*** Block opens ***

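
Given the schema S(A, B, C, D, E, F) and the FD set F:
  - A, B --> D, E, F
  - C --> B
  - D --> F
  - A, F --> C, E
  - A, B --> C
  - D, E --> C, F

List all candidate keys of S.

No FD produces {A}, so it must be in every candidate key.
{A, B} is a candidate key since {A, B}⁺ = {A, B, C, D, E, F} covers every attribute.
{A, C} is a candidate key since {A, C}⁺ = {A, B, C, D, E, F} covers every attribute.
{A, D} is a candidate key since {A, D}⁺ = {A, B, C, D, E, F} covers every attribute.
{A, F} is a candidate key since {A, F}⁺ = {A, B, C, D, E, F} covers every attribute.
No proper subset of any of these is a key, and no other minimal superkey exists.

{A, B}, {A, C}, {A, D}, {A, F}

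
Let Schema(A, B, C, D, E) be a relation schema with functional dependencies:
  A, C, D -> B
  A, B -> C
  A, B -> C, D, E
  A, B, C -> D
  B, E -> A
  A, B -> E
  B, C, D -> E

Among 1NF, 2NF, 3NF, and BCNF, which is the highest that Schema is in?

BCNF

Candidate keys: {A, B}, {A, C, D}, {B, C, D}, {B, E}. Prime attributes: {A, B, C, D, E}.
The left-hand side of every FD is a superkey, so BCNF is satisfied.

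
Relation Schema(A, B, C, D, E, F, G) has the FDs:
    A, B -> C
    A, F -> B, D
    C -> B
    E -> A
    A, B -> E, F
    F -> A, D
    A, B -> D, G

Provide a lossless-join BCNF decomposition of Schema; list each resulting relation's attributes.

{A, E}; {B, C}; {C, D, E, F, G}

Candidate keys of the original relation: {A, B}, {A, C}, {B, E}, {C, E}, {F}.
{A, B, C, D, E, F, G}: {C} determines {B, C} here but is not a superkey — split on C -> B, giving {B, C} and {A, C, D, E, F, G}.
{B, C} has no BCNF violation.
{A, C, D, E, F, G}: {E} determines {A, E} here but is not a superkey — split on E -> A, giving {A, E} and {C, D, E, F, G}.
{A, E} has no BCNF violation.
{C, D, E, F, G} has no BCNF violation.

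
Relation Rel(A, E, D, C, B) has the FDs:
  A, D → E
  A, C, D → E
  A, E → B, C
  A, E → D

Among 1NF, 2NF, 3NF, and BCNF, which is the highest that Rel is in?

BCNF

Candidate keys: {A, D}, {A, E}. Prime attributes: {A, D, E}.
Every FD has a superkey on the left, so the relation is in BCNF.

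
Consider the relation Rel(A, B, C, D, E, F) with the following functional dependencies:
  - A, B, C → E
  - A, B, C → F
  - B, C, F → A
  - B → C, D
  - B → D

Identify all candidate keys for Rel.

No FD produces {B}, so it must be in every candidate key.
{A, B}⁺ = {A, B, C, D, E, F} — all of the relation — so {A, B} is a candidate key.
{B, F}⁺ = {A, B, C, D, E, F} — all of the relation — so {B, F} is a candidate key.
These are minimal and exhaustive — every other superkey contains one of them.

{A, B}, {B, F}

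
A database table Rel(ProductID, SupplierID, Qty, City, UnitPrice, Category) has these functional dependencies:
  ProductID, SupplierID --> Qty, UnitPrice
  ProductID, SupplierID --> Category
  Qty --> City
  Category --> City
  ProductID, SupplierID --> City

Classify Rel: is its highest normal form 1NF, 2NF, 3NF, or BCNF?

Candidate key: {ProductID, SupplierID}. Prime attributes: {ProductID, SupplierID}.
Qty --> City breaks BCNF: {Qty}⁺ = {City, Qty}, so {Qty} is not a superkey.
Qty --> City determines the non-prime attribute {City} from a non-superkey — 3NF is violated.
Checking every proper subset of each key, none determines a non-prime attribute — 2NF is satisfied.

2NF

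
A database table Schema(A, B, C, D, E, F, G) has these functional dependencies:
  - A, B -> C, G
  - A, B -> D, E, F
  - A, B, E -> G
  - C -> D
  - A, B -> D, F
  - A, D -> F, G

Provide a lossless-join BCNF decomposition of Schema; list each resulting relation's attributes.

Candidate key of the original relation: {A, B}.
In {A, B, C, D, E, F, G}, {C} is not a superkey ({C}⁺ restricted to this set is {C, D}), so split on C -> D into {C, D} and {A, B, C, E, F, G}.
{C, D} is in BCNF.
In {A, B, C, E, F, G}, {A, C} is not a superkey ({A, C}⁺ restricted to this set is {A, C, F, G}), so split on A, C -> F, G into {A, C, F, G} and {A, B, C, E}.
{A, C, F, G} is in BCNF.
{A, B, C, E} is in BCNF.

{A, B, C, E}; {A, C, F, G}; {C, D}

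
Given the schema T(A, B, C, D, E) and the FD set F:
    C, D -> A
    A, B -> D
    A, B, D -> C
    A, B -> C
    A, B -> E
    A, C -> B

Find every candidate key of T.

{A, B}, {A, C}, {C, D}

Closure of {A, B} is {A, B, C, D, E}, the whole schema; {A, B} is a candidate key.
Closure of {A, C} is {A, B, C, D, E}, the whole schema; {A, C} is a candidate key.
Closure of {C, D} is {A, B, C, D, E}, the whole schema; {C, D} is a candidate key.
These are minimal and exhaustive — every other superkey contains one of them.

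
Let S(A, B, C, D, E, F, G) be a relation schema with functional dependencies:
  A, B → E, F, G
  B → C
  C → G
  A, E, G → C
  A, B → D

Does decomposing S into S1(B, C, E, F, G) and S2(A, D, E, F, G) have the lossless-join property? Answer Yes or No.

Common attributes: {E, F, G}; their closure is {E, F, G}.
S1 ⊄ {E, F, G} and S2 ⊄ {E, F, G}, so the split is lossy.

No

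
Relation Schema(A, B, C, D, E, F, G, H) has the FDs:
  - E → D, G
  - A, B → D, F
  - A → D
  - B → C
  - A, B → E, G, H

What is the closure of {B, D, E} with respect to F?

Start with {B, D, E}.
E → D, G applies; add {G} → now {B, D, E, G}.
B → C applies; add {C} → now {B, C, D, E, G}.
No further FD applies.

{B, C, D, E, G}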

*** Block closes ***

### Exercise requirements
The task requires each record above to be restated exactly.

### Solution
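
Given the schema S(A, B, C, D, E, F) and the FD set F:
  - A, B --> D, E, F
  - C --> B
  - D --> F
  - A, F --> C, E
  - A, B --> C
  - D, E --> C, F

List all candidate keys of S.

No FD produces {A}, so it must be in every candidate key.
{A, B} is a candidate key since {A, B}⁺ = {A, B, C, D, E, F} covers every attribute.
{A, C} is a candidate key since {A, C}⁺ = {A, B, C, D, E, F} covers every attribute.
{A, D} is a candidate key since {A, D}⁺ = {A, B, C, D, E, F} covers every attribute.
{A, F} is a candidate key since {A, F}⁺ = {A, B, C, D, E, F} covers every attribute.
No proper subset of any of these is a key, and no other minimal superkey exists.

{A, B}, {A, C}, {A, D}, {A, F}

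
Let Schema(A, B, C, D, E) be a relation schema with functional dependencies:
  A, C, D -> B
  A, B -> C
  A, B -> C, D, E
  A, B, C -> D
  B, E -> A
  A, B -> E
  B, C, D -> E

Among 1NF, 2NF, 3NF, and BCNF, which is the highest that Schema is in?

BCNF

Candidate keys: {A, B}, {A, C, D}, {B, C, D}, {B, E}. Prime attributes: {A, B, C, D, E}.
The left-hand side of every FD is a superkey, so BCNF is satisfied.

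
Relation Schema(A, B, C, D, E, F, G) has the FDs:
    A, B -> C
    A, F -> B, D
    C -> B
    E -> A
    A, B -> E, F
    F -> A, D
    A, B -> D, G

Provide a lossless-join BCNF decomposition of Schema; list each resulting relation's attributes.

{A, E}; {B, C}; {C, D, E, F, G}

Candidate keys of the original relation: {A, B}, {A, C}, {B, E}, {C, E}, {F}.
{A, B, C, D, E, F, G}: {C} determines {B, C} here but is not a superkey — split on C -> B, giving {B, C} and {A, C, D, E, F, G}.
{B, C} has no BCNF violation.
{A, C, D, E, F, G}: {E} determines {A, E} here but is not a superkey — split on E -> A, giving {A, E} and {C, D, E, F, G}.
{A, E} has no BCNF violation.
{C, D, E, F, G} has no BCNF violation.

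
Relation Rel(A, E, D, C, B) has the FDs:
  A, D → E
  A, C, D → E
  A, E → B, C
  A, E → D

Among 1NF, 2NF, 3NF, and BCNF, which is the highest that Rel is in?

BCNF

Candidate keys: {A, D}, {A, E}. Prime attributes: {A, D, E}.
Every FD has a superkey on the left, so the relation is in BCNF.

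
Consider the relation Rel(A, B, C, D, E, F) with the following functional dependencies:
  - A, B, C → E
  - A, B, C → F
  - B, C, F → A
  - B → C, D
  - B → D

Identify all candidate keys for Rel.

No FD produces {B}, so it must be in every candidate key.
{A, B}⁺ = {A, B, C, D, E, F} — all of the relation — so {A, B} is a candidate key.
{B, F}⁺ = {A, B, C, D, E, F} — all of the relation — so {B, F} is a candidate key.
These are minimal and exhaustive — every other superkey contains one of them.

{A, B}, {B, F}

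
A database table Rel(ProductID, SupplierID, Qty, City, UnitPrice, Category) has these functional dependencies:
  ProductID, SupplierID --> Qty, UnitPrice
  ProductID, SupplierID --> Category
  Qty --> City
  Category --> City
  ProductID, SupplierID --> City

Classify Rel: is its highest normal form 1NF, 2NF, 3NF, or BCNF?

Candidate key: {ProductID, SupplierID}. Prime attributes: {ProductID, SupplierID}.
Qty --> City breaks BCNF: {Qty}⁺ = {City, Qty}, so {Qty} is not a superkey.
Qty --> City determines the non-prime attribute {City} from a non-superkey — 3NF is violated.
Checking every proper subset of each key, none determines a non-prime attribute — 2NF is satisfied.

2NF

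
A database table Schema(A, B, C, D, E, F, G) has these functional dependencies:
  - A, B -> C, G
  - A, B -> D, E, F
  - A, B, E -> G
  - C -> D
  - A, B -> D, F
  - A, D -> F, G

Provide a lossless-join BCNF decomposition of Schema; list each resulting relation's attributes.

Candidate key of the original relation: {A, B}.
In {A, B, C, D, E, F, G}, {C} is not a superkey ({C}⁺ restricted to this set is {C, D}), so split on C -> D into {C, D} and {A, B, C, E, F, G}.
{C, D} is in BCNF.
In {A, B, C, E, F, G}, {A, C} is not a superkey ({A, C}⁺ restricted to this set is {A, C, F, G}), so split on A, C -> F, G into {A, C, F, G} and {A, B, C, E}.
{A, C, F, G} is in BCNF.
{A, B, C, E} is in BCNF.

{A, B, C, E}; {A, C, F, G}; {C, D}

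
Given the schema T(A, B, C, D, E) and the FD set F:
    C, D -> A
    A, B -> D
    A, B, D -> C
    A, B -> C
    A, B -> E
    A, C -> B

Find every candidate key of T.

{A, B}, {A, C}, {C, D}

Closure of {A, B} is {A, B, C, D, E}, the whole schema; {A, B} is a candidate key.
Closure of {A, C} is {A, B, C, D, E}, the whole schema; {A, C} is a candidate key.
Closure of {C, D} is {A, B, C, D, E}, the whole schema; {C, D} is a candidate key.
These are minimal and exhaustive — every other superkey contains one of them.

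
Let S(A, B, C, D, E, F, G) be a relation schema with functional dependencies:
  A, B → E, F, G
  B → C
  C → G
  A, E, G → C
  A, B → D

Does decomposing S into S1(B, C, E, F, G) and S2(A, D, E, F, G) have the lossless-join property? Answer Yes or No.

Common attributes: {E, F, G}; their closure is {E, F, G}.
S1 ⊄ {E, F, G} and S2 ⊄ {E, F, G}, so the split is lossy.

No

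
Relation Schema(A, B, C, D, E, F, G, H) has the FDs:
  - E → D, G
  - A, B → D, F
  - A → D
  - B → C
  - A, B → E, G, H

What is the closure of {B, D, E} with respect to F?

Start with {B, D, E}.
E → D, G applies; add {G} → now {B, D, E, G}.
B → C applies; add {C} → now {B, C, D, E, G}.
No further FD applies.

{B, C, D, E, G}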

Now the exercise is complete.